All lines before the one containing "15–19: ASFR=153.6, Survival=0.941;", plus that line itself, are to be printed exactly as they appear below.

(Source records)
##############################

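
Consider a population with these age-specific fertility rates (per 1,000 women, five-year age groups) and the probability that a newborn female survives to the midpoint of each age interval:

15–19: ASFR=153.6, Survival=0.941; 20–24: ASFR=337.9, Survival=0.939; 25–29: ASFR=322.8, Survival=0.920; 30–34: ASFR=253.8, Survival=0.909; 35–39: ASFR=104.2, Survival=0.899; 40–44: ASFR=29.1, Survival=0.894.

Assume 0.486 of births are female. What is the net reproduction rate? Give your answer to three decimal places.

2.695

Proportion female at birth = 0.486.
Weighting each age-specific rate by interval width and survival:
  15–19: 5 × 153.6/1000 × 0.941 = 0.72269
  20–24: 5 × 337.9/1000 × 0.939 = 1.58644
  25–29: 5 × 322.8/1000 × 0.920 = 1.48488
  30–34: 5 × 253.8/1000 × 0.909 = 1.15352
  35–39: 5 × 104.2/1000 × 0.899 = 0.46838
  40–44: 5 × 29.1/1000 × 0.894 = 0.13008
Sum = 5.54599
NRR = 0.486 × 5.54599 = 2.69535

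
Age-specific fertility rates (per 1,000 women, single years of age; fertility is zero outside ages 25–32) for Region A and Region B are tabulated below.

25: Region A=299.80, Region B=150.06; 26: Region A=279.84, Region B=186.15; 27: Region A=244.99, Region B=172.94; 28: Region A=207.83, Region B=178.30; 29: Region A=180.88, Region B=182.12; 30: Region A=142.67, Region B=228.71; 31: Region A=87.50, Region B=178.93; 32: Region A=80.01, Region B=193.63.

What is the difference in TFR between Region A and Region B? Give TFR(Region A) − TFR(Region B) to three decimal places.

0.053

Region A:
  Sum of ASFRs = 299.80 + 279.84 + 244.99 + 207.83 + 180.88 + 142.67 + 87.50 + 80.01 = 1523.52
  TFR = 1523.52 / 1000 = 1.52352
Region B:
  Sum of ASFRs = 150.06 + 186.15 + 172.94 + 178.30 + 182.12 + 228.71 + 178.93 + 193.63 = 1470.84
  TFR = 1470.84 / 1000 = 1.47084
Difference = 1.52352 − 1.47084 = 0.05268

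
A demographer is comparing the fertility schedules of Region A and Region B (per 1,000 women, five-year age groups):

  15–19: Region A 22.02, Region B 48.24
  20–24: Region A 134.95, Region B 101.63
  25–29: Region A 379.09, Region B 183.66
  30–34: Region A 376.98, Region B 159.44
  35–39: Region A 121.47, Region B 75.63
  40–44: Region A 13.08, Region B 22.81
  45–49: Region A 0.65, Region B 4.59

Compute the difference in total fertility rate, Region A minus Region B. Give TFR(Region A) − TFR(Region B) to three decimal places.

Region A:
  Sum of ASFRs = 22.02 + 134.95 + 379.09 + 376.98 + 121.47 + 13.08 + 0.65 = 1048.24
  TFR = 5 × 1048.24 / 1000 = 5.2412
Region B:
  Sum of ASFRs = 48.24 + 101.63 + 183.66 + 159.44 + 75.63 + 22.81 + 4.59 = 596.00
  TFR = 5 × 596.00 / 1000 = 2.98
Difference = 5.2412 − 2.98 = 2.2612

2.261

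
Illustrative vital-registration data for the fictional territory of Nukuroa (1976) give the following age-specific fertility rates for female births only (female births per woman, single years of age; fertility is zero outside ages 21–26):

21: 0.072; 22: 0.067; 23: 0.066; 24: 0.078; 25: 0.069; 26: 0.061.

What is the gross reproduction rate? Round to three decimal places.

Sum of female ASFRs = 0.072 + 0.067 + 0.066 + 0.078 + 0.069 + 0.061 = 0.413
GRR = 0.413

0.413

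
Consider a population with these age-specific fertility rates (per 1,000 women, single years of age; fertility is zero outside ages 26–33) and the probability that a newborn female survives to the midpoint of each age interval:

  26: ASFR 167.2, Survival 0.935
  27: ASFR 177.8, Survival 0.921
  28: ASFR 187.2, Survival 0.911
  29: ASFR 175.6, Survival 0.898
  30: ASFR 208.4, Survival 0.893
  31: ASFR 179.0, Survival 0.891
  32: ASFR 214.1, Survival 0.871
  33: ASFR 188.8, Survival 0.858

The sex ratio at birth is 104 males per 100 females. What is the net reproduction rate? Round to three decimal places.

0.658

Proportion female at birth = 100 / (100 + 104) = 0.49020.
Per-age-group product (1 × ASFR × survival probability):
  26: 1 × 167.2/1000 × 0.935 = 0.15633
  27: 1 × 177.8/1000 × 0.921 = 0.16375
  28: 1 × 187.2/1000 × 0.911 = 0.17054
  29: 1 × 175.6/1000 × 0.898 = 0.15769
  30: 1 × 208.4/1000 × 0.893 = 0.18610
  31: 1 × 179.0/1000 × 0.891 = 0.15949
  32: 1 × 214.1/1000 × 0.871 = 0.18648
  33: 1 × 188.8/1000 × 0.858 = 0.16199
Sum = 1.34237
NRR = 0.49020 × 1.34237 = 0.65803
An NRR under 1 implies long-run decline under these rates.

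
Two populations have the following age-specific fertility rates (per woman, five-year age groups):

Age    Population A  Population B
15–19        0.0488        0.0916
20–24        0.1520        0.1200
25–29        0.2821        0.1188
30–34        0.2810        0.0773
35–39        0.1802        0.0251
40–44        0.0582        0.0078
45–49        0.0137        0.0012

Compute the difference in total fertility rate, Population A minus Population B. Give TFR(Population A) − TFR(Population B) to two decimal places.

Population A:
  Sum of ASFRs = 0.0488 + 0.1520 + 0.2821 + 0.2810 + 0.1802 + 0.0582 + 0.0137 = 1.0160
  TFR = 5 × 1.0160 = 5.08
Population B:
  Sum of ASFRs = 0.0916 + 0.1200 + 0.1188 + 0.0773 + 0.0251 + 0.0078 + 0.0012 = 0.4418
  TFR = 5 × 0.4418 = 2.209
Difference = 5.08 − 2.209 = 2.871

2.87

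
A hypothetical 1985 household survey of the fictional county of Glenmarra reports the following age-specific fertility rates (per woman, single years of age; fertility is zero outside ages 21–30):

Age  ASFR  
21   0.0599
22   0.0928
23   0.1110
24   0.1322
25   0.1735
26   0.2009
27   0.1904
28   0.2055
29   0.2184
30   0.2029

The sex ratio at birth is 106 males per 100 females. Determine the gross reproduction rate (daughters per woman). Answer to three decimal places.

Proportion female at birth = 100 / (100 + 106) = 0.48544.
Sum of ASFRs = 0.0599 + 0.0928 + 0.1110 + 0.1322 + 0.1735 + 0.2009 + 0.1904 + 0.2055 + 0.2184 + 0.2029 = 1.5875
TFR = 1.5875
GRR = 0.48544 × 1.5875 = 0.77064

0.771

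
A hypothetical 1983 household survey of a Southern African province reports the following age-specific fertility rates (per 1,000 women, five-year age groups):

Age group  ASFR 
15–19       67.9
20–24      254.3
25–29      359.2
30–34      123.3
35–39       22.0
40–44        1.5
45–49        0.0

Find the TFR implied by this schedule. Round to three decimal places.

Sum of ASFRs = 67.9 + 254.3 + 359.2 + 123.3 + 22.0 + 1.5 + 0.0 = 828.2
TFR = 5 × 828.2 / 1000 = 4.141

4.141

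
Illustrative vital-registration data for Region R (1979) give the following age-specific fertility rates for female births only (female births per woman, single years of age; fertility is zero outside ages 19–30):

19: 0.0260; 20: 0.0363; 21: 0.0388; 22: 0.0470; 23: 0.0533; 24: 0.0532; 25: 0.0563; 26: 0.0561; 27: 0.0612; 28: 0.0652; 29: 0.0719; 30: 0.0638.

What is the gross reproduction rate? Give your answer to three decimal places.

Sum of female ASFRs = 0.0260 + 0.0363 + 0.0388 + 0.0470 + 0.0533 + 0.0532 + 0.0563 + 0.0561 + 0.0612 + 0.0652 + 0.0719 + 0.0638 = 0.6291
GRR = 0.6291

0.629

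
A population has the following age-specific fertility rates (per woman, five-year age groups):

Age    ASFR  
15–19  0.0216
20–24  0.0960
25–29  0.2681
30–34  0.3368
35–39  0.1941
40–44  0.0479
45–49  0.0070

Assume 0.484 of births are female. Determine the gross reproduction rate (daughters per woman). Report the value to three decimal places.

2.351

Proportion female at birth = 0.484.
Sum of ASFRs = 0.0216 + 0.0960 + 0.2681 + 0.3368 + 0.1941 + 0.0479 + 0.0070 = 0.9715
TFR = 5 × 0.9715 = 4.8575
GRR = 0.484 × 4.8575 = 2.35103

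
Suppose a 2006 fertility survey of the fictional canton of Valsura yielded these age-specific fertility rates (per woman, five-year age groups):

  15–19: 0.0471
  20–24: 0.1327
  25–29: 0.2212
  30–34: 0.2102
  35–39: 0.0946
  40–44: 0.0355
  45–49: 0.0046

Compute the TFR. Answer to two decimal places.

Sum of ASFRs = 0.0471 + 0.1327 + 0.2212 + 0.2102 + 0.0946 + 0.0355 + 0.0046 = 0.7459
TFR = 5 × 0.7459 = 3.7295

3.73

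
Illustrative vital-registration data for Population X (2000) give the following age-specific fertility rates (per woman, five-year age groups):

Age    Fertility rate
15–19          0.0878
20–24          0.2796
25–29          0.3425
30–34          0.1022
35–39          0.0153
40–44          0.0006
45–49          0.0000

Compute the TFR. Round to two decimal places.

4.14

Sum of ASFRs = 0.0878 + 0.2796 + 0.3425 + 0.1022 + 0.0153 + 0.0006 + 0.0000 = 0.8280
TFR = 5 × 0.8280 = 4.14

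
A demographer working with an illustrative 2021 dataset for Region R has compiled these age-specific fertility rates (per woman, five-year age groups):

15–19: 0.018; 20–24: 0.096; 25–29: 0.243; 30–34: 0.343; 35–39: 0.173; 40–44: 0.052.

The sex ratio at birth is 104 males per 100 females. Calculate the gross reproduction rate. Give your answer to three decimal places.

2.267

Proportion female at birth = 100 / (100 + 104) = 0.49020.
Sum of ASFRs = 0.018 + 0.096 + 0.243 + 0.343 + 0.173 + 0.052 = 0.925
TFR = 5 × 0.925 = 4.625
GRR = 0.49020 × 4.625 = 2.26718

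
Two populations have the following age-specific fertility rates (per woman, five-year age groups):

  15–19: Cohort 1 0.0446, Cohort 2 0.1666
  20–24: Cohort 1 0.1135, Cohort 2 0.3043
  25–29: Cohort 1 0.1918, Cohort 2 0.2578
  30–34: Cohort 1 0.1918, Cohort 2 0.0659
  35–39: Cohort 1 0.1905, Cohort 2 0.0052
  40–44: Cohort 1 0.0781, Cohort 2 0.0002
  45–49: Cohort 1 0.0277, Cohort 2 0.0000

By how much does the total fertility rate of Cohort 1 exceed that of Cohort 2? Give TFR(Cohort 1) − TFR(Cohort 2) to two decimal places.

Cohort 1:
  Sum of ASFRs = 0.0446 + 0.1135 + 0.1918 + 0.1918 + 0.1905 + 0.0781 + 0.0277 = 0.8380
  TFR = 5 × 0.8380 = 4.19
Cohort 2:
  Sum of ASFRs = 0.1666 + 0.3043 + 0.2578 + 0.0659 + 0.0052 + 0.0002 + 0.0000 = 0.8000
  TFR = 5 × 0.8000 = 4
Difference = 4.19 − 4 = 0.19

0.19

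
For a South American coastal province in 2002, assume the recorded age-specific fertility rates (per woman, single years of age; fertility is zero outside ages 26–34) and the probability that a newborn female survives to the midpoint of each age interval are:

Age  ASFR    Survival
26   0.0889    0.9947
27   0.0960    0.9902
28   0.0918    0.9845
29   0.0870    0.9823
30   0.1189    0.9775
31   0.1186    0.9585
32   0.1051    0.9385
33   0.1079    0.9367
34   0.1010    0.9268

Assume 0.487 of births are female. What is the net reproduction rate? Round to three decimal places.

0.430

Proportion female at birth = 0.487.
Survival-weighted fertility by age (1·fₓ·Sₓ):
  26: 1 × 0.0889 × 0.9947 = 0.08843
  27: 1 × 0.0960 × 0.9902 = 0.09506
  28: 1 × 0.0918 × 0.9845 = 0.09038
  29: 1 × 0.0870 × 0.9823 = 0.08546
  30: 1 × 0.1189 × 0.9775 = 0.11622
  31: 1 × 0.1186 × 0.9585 = 0.11368
  32: 1 × 0.1051 × 0.9385 = 0.09864
  33: 1 × 0.1079 × 0.9367 = 0.10107
  34: 1 × 0.1010 × 0.9268 = 0.09361
Sum = 0.88255
NRR = 0.487 × 0.88255 = 0.42980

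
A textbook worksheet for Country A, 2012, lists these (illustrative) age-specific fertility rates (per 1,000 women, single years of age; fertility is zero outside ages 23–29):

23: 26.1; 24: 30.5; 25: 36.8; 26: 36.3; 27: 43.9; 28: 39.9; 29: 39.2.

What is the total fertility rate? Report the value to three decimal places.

0.253

Sum of ASFRs = 26.1 + 30.5 + 36.8 + 36.3 + 43.9 + 39.9 + 39.2 = 252.7
TFR = 252.7 / 1000 = 0.2527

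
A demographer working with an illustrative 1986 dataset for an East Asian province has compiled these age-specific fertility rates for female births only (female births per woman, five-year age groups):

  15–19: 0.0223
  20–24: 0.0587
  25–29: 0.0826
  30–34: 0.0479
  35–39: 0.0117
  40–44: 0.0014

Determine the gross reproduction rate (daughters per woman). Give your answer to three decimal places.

Sum of female ASFRs = 0.0223 + 0.0587 + 0.0826 + 0.0479 + 0.0117 + 0.0014 = 0.2246
GRR = 5 × 0.2246 = 1.123

1.123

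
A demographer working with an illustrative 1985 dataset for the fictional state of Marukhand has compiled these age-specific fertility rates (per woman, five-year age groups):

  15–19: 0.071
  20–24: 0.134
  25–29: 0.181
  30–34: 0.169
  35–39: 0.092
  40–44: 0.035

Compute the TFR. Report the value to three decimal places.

3.410

Sum of ASFRs = 0.071 + 0.134 + 0.181 + 0.169 + 0.092 + 0.035 = 0.682
TFR = 5 × 0.682 = 3.41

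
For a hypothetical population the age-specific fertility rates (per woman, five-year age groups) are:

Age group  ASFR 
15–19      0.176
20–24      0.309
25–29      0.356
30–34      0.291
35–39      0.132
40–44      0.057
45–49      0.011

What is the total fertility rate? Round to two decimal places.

Sum of ASFRs = 0.176 + 0.309 + 0.356 + 0.291 + 0.132 + 0.057 + 0.011 = 1.332
TFR = 5 × 1.332 = 6.66

6.66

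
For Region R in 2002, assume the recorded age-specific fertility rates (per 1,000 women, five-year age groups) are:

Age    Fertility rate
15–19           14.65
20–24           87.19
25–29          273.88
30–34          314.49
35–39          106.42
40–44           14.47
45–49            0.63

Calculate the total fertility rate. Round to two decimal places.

4.06

Sum of ASFRs = 14.65 + 87.19 + 273.88 + 314.49 + 106.42 + 14.47 + 0.63 = 811.73
TFR = 5 × 811.73 / 1000 = 4.05865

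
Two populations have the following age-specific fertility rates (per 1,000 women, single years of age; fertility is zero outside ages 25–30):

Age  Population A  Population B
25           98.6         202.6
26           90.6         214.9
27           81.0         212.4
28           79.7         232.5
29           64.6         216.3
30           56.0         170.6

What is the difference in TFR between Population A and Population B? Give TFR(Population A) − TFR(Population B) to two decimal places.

Population A:
  Sum of ASFRs = 98.6 + 90.6 + 81.0 + 79.7 + 64.6 + 56.0 = 470.5
  TFR = 470.5 / 1000 = 0.4705
Population B:
  Sum of ASFRs = 202.6 + 214.9 + 212.4 + 232.5 + 216.3 + 170.6 = 1249.3
  TFR = 1249.3 / 1000 = 1.2493
Difference = 0.4705 − 1.2493 = -0.7788

-0.78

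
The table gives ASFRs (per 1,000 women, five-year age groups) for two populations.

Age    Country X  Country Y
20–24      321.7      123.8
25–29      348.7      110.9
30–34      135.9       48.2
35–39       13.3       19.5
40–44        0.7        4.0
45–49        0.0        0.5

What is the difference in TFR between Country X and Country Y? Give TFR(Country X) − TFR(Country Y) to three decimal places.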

##############################

* RESPONSE FOR THIS EXERCISE:
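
Consider a population with these age-specific fertility rates (per 1,000 women, five-year age groups) and the probability that a newborn female survives to the midpoint of each age interval:

15–19: ASFR=153.6, Survival=0.941; 20–24: ASFR=337.9, Survival=0.939; 25–29: ASFR=322.8, Survival=0.920; 30–34: ASFR=253.8, Survival=0.909; 35–39: ASFR=104.2, Survival=0.899; 40–44: ASFR=29.1, Survival=0.894.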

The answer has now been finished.